◆ **Provided data**:
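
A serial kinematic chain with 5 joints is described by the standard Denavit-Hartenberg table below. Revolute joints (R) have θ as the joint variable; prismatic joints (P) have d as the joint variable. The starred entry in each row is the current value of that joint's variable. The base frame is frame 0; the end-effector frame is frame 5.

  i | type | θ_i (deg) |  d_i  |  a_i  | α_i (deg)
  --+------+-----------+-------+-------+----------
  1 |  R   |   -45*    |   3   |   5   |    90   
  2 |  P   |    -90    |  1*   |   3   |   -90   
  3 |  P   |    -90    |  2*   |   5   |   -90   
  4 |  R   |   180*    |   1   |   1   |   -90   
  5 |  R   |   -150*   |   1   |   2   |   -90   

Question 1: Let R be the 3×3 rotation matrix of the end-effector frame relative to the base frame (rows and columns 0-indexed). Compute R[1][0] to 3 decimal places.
-0.612

End-effector x-axis (col 0 of R) = (-0.6124,-0.6124,-0.5000)
R[1][0] = -0.6124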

◆ **Task brief**:
Every line of the material must be duplicated exactly.

◆ **Response to this task**:
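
A serial kinematic chain with 5 joints is described by the standard Denavit-Hartenberg table below. Revolute joints (R) have θ as the joint variable; prismatic joints (P) have d as the joint variable. The starred entry in each row is the current value of that joint's variable. The base frame is frame 0; the end-effector frame is frame 5.

  i | type | θ_i (deg) |  d_i  |  a_i  | α_i (deg)
  --+------+-----------+-------+-------+----------
  1 |  R   |   -45*    |   3   |   5   |    90   
  2 |  P   |    -90    |  1*   |   3   |   -90   
  3 |  P   |    -90    |  2*   |   5   |   -90   
  4 |  R   |   180*    |   1   |   1   |   -90   
  5 |  R   |   -150*   |   1   |   2   |   -90   

Question 1: Let R be the 3×3 rotation matrix of the end-effector frame relative to the base frame (rows and columns 0-indexed). Compute R[1][0] to 3 decimal places.
-0.612

End-effector x-axis (col 0 of R) = (-0.6124,-0.6124,-0.5000)
R[1][0] = -0.6124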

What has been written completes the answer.